• Work required
Report every line below that holds the word "periods".

-.-.-

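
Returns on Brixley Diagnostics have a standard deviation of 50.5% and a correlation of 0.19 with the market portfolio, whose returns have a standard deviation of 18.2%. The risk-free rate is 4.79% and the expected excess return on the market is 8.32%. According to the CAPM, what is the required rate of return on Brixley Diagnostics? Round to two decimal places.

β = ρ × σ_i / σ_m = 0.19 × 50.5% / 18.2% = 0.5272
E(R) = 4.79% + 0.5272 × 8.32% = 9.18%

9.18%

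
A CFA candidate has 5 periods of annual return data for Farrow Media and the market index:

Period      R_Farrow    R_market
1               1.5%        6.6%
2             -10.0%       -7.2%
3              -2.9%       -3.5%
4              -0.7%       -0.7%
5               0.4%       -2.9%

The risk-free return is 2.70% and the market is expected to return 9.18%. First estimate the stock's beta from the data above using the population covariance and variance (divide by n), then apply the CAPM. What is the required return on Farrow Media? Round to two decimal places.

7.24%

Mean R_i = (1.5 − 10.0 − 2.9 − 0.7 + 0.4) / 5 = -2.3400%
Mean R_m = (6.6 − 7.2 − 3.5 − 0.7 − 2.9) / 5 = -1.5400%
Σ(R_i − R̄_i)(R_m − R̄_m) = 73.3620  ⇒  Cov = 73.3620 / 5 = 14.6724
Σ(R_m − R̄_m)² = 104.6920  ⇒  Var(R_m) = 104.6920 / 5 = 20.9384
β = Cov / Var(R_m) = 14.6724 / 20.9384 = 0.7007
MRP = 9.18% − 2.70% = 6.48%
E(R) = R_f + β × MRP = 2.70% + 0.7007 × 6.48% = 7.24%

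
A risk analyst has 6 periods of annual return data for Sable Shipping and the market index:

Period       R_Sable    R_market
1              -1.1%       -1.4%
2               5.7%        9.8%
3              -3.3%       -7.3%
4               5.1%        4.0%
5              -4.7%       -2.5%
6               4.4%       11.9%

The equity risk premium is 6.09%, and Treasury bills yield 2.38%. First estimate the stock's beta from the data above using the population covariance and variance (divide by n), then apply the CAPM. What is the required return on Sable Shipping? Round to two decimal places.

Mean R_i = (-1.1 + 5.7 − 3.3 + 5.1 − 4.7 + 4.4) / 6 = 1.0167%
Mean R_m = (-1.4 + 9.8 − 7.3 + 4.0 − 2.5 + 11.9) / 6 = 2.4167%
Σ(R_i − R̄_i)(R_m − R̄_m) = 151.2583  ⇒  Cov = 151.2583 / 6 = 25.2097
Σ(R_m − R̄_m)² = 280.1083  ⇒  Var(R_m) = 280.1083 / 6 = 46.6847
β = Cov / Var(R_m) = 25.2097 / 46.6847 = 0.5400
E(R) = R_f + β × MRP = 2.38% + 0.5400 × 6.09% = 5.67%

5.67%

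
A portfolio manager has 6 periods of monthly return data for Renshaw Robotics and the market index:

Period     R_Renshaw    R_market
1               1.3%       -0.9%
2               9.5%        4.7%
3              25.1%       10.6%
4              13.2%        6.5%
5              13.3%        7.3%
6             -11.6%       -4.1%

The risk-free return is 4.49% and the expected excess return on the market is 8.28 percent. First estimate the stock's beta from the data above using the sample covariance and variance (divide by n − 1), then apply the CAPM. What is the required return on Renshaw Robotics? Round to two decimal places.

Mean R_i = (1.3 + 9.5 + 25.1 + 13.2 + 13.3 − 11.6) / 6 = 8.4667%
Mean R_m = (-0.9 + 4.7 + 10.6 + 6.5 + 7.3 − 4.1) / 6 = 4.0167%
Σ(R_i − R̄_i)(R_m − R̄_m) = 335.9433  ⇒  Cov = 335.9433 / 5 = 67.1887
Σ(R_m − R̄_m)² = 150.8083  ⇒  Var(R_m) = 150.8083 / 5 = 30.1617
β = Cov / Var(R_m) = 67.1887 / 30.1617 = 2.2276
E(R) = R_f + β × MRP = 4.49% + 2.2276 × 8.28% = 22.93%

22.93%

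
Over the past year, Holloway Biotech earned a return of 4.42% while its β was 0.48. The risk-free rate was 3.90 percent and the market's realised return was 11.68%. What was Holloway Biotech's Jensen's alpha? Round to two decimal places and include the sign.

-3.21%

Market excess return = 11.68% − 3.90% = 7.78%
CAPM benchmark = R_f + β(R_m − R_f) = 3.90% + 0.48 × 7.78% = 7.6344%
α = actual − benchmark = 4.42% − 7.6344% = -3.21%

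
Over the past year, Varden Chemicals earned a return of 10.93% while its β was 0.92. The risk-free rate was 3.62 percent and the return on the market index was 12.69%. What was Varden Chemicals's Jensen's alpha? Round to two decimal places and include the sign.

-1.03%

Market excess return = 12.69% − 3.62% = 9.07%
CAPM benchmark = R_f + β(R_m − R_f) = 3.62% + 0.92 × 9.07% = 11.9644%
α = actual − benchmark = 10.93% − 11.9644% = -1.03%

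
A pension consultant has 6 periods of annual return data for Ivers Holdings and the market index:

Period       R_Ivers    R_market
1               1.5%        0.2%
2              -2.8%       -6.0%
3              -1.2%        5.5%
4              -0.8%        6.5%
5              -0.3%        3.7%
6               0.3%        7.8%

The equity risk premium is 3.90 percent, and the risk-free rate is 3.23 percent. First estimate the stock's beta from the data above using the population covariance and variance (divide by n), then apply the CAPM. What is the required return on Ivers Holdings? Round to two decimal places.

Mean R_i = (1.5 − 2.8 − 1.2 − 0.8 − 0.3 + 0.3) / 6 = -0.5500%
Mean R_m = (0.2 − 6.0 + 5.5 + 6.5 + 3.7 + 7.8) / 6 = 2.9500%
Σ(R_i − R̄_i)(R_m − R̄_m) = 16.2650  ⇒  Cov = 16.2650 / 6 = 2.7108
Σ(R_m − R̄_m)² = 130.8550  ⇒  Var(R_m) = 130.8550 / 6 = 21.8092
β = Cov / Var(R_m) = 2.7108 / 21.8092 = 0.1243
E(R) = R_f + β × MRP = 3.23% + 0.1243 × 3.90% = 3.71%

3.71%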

-.-.-

• Result of the task
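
A CFA candidate has 5 periods of annual return data for Farrow Media and the market index:
A risk analyst has 6 periods of annual return data for Sable Shipping and the market index:
A portfolio manager has 6 periods of monthly return data for Renshaw Robotics and the market index:
A pension consultant has 6 periods of annual return data for Ivers Holdings and the market index: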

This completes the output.